[Opening RECORD EXCERPTS section]

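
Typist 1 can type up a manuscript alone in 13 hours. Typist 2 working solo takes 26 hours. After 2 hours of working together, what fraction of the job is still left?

10/13

Combined rate: 1/13 + 1/26 = (2 + 1)/26 = 3/26 per hour.
In 2 hours they complete 2·3/26 = 3/13 of the job.
So 10/13 remains.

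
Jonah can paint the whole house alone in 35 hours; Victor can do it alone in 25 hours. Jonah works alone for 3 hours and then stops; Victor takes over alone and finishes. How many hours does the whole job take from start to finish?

181/7 hours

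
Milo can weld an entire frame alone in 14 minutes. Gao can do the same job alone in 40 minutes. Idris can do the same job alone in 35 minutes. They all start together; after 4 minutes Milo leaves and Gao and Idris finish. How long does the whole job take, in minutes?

In the first 4 minutes the combined rate is 1/8, so 1/2 of the job is done, leaving 1/2.
After Milo leaves the rate is 3/56 per minute; the remaining 1/2 takes 28/3 minutes.
Total = 4 + 28/3 = 40/3 minutes.

40/3 minutes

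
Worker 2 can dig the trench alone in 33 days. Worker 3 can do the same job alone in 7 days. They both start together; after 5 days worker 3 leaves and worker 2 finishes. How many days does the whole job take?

In the first 5 days the combined rate is 40/231, so 200/231 of the job is done, leaving 31/231.
After worker 3 leaves the rate is 1/33 per day; the remaining 31/231 takes 31/7 days.
Total = 5 + 31/7 = 66/7 days.

66/7 days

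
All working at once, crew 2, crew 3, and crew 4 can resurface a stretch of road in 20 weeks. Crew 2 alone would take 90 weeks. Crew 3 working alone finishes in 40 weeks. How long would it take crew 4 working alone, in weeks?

72 weeks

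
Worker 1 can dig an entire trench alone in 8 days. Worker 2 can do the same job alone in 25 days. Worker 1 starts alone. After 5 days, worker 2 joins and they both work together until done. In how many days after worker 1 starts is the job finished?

In the first 5 days worker 1 alone does 5/8 of the job, leaving 3/8.
Once everyone is working, combined rate: 1/8 + 1/25 = (25 + 8)/200 = 33/200 per day.
Remaining 3/8 at 33/200 per day takes 25/11 days.
Total from the start = 5 + 25/11 = 80/11 days.

80/11 days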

[Closing RECORD EXCERPTS section]

**ACTION ITEM:** Everything in the listing must be returned word for word.

**TASK OUTPUT:**
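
Typist 1 can type up a manuscript alone in 13 hours. Typist 2 working solo takes 26 hours. After 2 hours of working together, what fraction of the job is still left?

10/13

Combined rate: 1/13 + 1/26 = (2 + 1)/26 = 3/26 per hour.
In 2 hours they complete 2·3/26 = 3/13 of the job.
So 10/13 remains.

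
Jonah can paint the whole house alone in 35 hours; Victor can do it alone in 25 hours. Jonah works alone for 3 hours and then stops; Victor takes over alone and finishes. How many hours does the whole job take from start to finish?

181/7 hours

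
Milo can weld an entire frame alone in 14 minutes. Gao can do the same job alone in 40 minutes. Idris can do the same job alone in 35 minutes. They all start together; after 4 minutes Milo leaves and Gao and Idris finish. How long does the whole job take, in minutes?

In the first 4 minutes the combined rate is 1/8, so 1/2 of the job is done, leaving 1/2.
After Milo leaves the rate is 3/56 per minute; the remaining 1/2 takes 28/3 minutes.
Total = 4 + 28/3 = 40/3 minutes.

40/3 minutes

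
Worker 2 can dig the trench alone in 33 days. Worker 3 can do the same job alone in 7 days. They both start together; after 5 days worker 3 leaves and worker 2 finishes. How many days does the whole job take?

In the first 5 days the combined rate is 40/231, so 200/231 of the job is done, leaving 31/231.
After worker 3 leaves the rate is 1/33 per day; the remaining 31/231 takes 31/7 days.
Total = 5 + 31/7 = 66/7 days.

66/7 days

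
All working at once, crew 2, crew 3, and crew 4 can resurface a stretch of road in 20 weeks. Crew 2 alone would take 90 weeks. Crew 3 working alone finishes in 40 weeks. How long would it take crew 4 working alone, in weeks?

72 weeks

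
Worker 1 can dig an entire trench alone in 8 days. Worker 2 can do the same job alone in 25 days. Worker 1 starts alone. After 5 days, worker 2 joins and they both work together until done. In how many days after worker 1 starts is the job finished?

In the first 5 days worker 1 alone does 5/8 of the job, leaving 3/8.
Once everyone is working, combined rate: 1/8 + 1/25 = (25 + 8)/200 = 33/200 per day.
Remaining 3/8 at 33/200 per day takes 25/11 days.
Total from the start = 5 + 25/11 = 80/11 days.

80/11 days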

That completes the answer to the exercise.